Once the line containing "A ground lease" is located, output it and every line after it through the end of the records, exactly as written and nothing else.

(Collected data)
+===+
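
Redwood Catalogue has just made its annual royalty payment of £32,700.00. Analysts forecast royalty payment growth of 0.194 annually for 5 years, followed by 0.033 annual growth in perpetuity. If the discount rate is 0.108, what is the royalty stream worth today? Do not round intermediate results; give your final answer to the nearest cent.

£860247.85

D_1 = 39043.80000
D_2 = 46618.29720
D_3 = 55662.24686
D_4 = 66460.72275
D_5 = 79354.10296
Terminal value at year 5: TV = D_5×(1+g_2)/(r−g_2) = 81972.78836/0.075 = 1092970.51143
P_0 = D_1/(1+r)^1 + D_2/(1+r)^2 + D_3/(1+r)^3 + D_4/(1+r)^4 + D_5/(1+r)^5 + TV/(1+r)^5
    = 35238.08664 + 37973.17279 + 40920.54902 + 44096.69271 + 47519.36020 + 654499.98780 = 860247.84916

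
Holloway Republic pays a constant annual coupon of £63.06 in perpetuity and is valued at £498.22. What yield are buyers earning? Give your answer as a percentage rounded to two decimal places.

12.66%

P = C/r ⇒ r = C/P = £63.06/£498.22 = 0.126571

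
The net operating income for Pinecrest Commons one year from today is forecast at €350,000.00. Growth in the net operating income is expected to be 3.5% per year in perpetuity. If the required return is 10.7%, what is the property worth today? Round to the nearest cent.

Growing perpetuity: P = D₁ / (r − g) = €350,000.0000 / (0.107 − 0.035) = €4,861,111.11

€4861111.11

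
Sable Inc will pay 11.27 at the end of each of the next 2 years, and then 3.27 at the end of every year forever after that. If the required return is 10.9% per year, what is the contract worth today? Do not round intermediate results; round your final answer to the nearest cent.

PV of 2-year annuity: 11.27 × [1 − (1+0.109)^−2] / 0.109 = 19.32580
Perpetuity value at year 2: 3.27 / 0.109 = 30.00000
PV of perpetuity: 30.00000 / (1+0.109)^2 = 24.39260
Total PV = 19.32580 + 24.39260 = 43.71840

43.72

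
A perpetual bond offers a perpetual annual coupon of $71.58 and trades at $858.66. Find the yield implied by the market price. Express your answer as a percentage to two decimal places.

P = C/r ⇒ r = C/P = $71.58/$858.66 = 0.083362

8.34%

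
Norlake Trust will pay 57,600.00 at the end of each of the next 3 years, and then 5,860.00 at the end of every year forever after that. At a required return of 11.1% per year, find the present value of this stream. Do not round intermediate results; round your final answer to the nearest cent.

PV of 3-year annuity: 57,600.00 × [1 − (1+0.111)^−3] / 0.111 = 140513.51676
Perpetuity value at year 3: 5,860.00 / 0.111 = 52792.79279
PV of perpetuity: 52792.79279 / (1+0.111)^3 = 38497.49404
Total PV = 140513.51676 + 38497.49404 = 179011.01080

179011.01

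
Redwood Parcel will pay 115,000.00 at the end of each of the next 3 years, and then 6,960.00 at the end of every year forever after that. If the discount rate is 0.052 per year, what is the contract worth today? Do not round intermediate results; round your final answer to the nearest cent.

PV of 3-year annuity: 115,000.00 × [1 − (1+0.052)^−3] / 0.052 = 312003.56134
Perpetuity value at year 3: 6,960.00 / 0.052 = 133846.15385
PV of perpetuity: 133846.15385 / (1+0.052)^3 = 114963.15570
Total PV = 312003.56134 + 114963.15570 = 426966.71704

426966.72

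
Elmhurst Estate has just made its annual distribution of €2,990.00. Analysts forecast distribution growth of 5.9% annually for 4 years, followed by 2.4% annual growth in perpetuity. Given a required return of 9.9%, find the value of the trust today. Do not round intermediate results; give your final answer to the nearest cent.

€46107.41

D_1 = 3166.41000
D_2 = 3353.22819
D_3 = 3551.06865
D_4 = 3760.58170
Terminal value at year 4: TV = D_4×(1+g_2)/(r−g_2) = 3850.83566/0.075 = 51344.47553
P_0 = D_1/(1+r)^1 + D_2/(1+r)^2 + D_3/(1+r)^3 + D_4/(1+r)^4 + TV/(1+r)^4
    = 2881.17379 + 2776.30851 + 2675.25997 + 2577.88927 + 35196.78152 = 46107.41306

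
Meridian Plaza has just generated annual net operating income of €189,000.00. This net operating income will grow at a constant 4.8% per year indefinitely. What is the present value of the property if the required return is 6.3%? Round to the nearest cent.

€13204800.00

D₁ = D₀ × (1 + g) = €189,000.00 × 1.048 = €198,072.0000
Growing perpetuity: P = D₁ / (r − g) = €198,072.0000 / (0.063 − 0.048) = €13,204,800.00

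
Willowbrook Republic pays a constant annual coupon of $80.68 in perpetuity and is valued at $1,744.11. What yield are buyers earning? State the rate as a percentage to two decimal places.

4.63%

P = C/r ⇒ r = C/P = $80.68/$1,744.11 = 0.046259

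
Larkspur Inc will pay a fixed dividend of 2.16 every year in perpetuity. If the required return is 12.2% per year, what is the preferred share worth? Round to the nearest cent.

17.70

Level perpetuity: PV = C / r = 2.16 / 0.122 = 17.70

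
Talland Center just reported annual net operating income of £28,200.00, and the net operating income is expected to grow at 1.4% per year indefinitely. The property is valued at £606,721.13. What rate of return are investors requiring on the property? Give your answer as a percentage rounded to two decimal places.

6.11%

D₁ = £28,200.00 × 1.014 = £28,594.8000
P = D₁/(r − g) ⇒ r = D₁/P + g = £28,594.8000/£606,721.13 + 0.014 = 0.047130 + 0.014 = 0.061130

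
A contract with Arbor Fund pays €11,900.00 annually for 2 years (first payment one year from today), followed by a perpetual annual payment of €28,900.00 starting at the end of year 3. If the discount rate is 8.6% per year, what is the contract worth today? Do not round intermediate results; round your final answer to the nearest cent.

PV of 2-year annuity: €11,900.00 × [1 − (1+0.086)^−2] / 0.086 = 21047.55315
Perpetuity value at year 2: €28,900.00 / 0.086 = 336046.51163
PV of perpetuity: 336046.51163 / (1+0.086)^2 = 284931.02540
Total PV = 21047.55315 + 284931.02540 = 305978.57855

€305978.58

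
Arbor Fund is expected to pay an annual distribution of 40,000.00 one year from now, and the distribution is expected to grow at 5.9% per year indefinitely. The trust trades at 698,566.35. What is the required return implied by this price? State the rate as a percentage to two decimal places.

P = D₁/(r − g) ⇒ r = D₁/P + g = 40,000.0000/698,566.35 + 0.059 = 0.057260 + 0.059 = 0.116260

11.63%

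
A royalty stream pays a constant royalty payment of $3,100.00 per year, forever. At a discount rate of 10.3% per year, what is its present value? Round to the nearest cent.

Level perpetuity: PV = C / r = $3,100.00 / 0.103 = $30,097.09

$30097.09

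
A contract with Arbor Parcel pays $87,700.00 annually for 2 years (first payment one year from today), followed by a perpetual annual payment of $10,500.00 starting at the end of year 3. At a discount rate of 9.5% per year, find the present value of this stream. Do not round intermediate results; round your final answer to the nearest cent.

$245414.25

PV of 2-year annuity: $87,700.00 × [1 − (1+0.095)^−2] / 0.095 = 153234.08603
Perpetuity value at year 2: $10,500.00 / 0.095 = 110526.31579
PV of perpetuity: 110526.31579 / (1+0.095)^2 = 92180.15954
Total PV = 153234.08603 + 92180.15954 = 245414.24557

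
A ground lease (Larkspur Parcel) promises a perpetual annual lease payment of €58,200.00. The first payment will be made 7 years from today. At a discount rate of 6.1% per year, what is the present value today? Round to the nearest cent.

€668807.06

Value at end of year 6: C / r = €58,200.00 / 0.061 = €954,098.3607
Discount to today: PV = €954,098.3607 / (1 + 0.061)^6 = €954,098.3607 / 1.426567 = €668,807.06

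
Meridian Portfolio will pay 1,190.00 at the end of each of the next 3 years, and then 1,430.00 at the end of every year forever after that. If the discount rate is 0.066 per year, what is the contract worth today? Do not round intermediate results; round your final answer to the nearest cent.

21032.20

PV of 3-year annuity: 1,190.00 × [1 − (1+0.066)^−3] / 0.066 = 3145.90032
Perpetuity value at year 3: 1,430.00 / 0.066 = 21666.66667
PV of perpetuity: 21666.66667 / (1+0.066)^3 = 17886.29906
Total PV = 3145.90032 + 17886.29906 = 21032.19938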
+===+
= ANSWER BOX =
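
A ground lease (Larkspur Parcel) promises a perpetual annual lease payment of €58,200.00. The first payment will be made 7 years from today. At a discount rate of 6.1% per year, what is the present value today? Round to the nearest cent.

€668807.06

Value at end of year 6: C / r = €58,200.00 / 0.061 = €954,098.3607
Discount to today: PV = €954,098.3607 / (1 + 0.061)^6 = €954,098.3607 / 1.426567 = €668,807.06

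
Meridian Portfolio will pay 1,190.00 at the end of each of the next 3 years, and then 1,430.00 at the end of every year forever after that. If the discount rate is 0.066 per year, what is the contract worth today? Do not round intermediate results; round your final answer to the nearest cent.

21032.20

PV of 3-year annuity: 1,190.00 × [1 − (1+0.066)^−3] / 0.066 = 3145.90032
Perpetuity value at year 3: 1,430.00 / 0.066 = 21666.66667
PV of perpetuity: 21666.66667 / (1+0.066)^3 = 17886.29906
Total PV = 3145.90032 + 17886.29906 = 21032.19938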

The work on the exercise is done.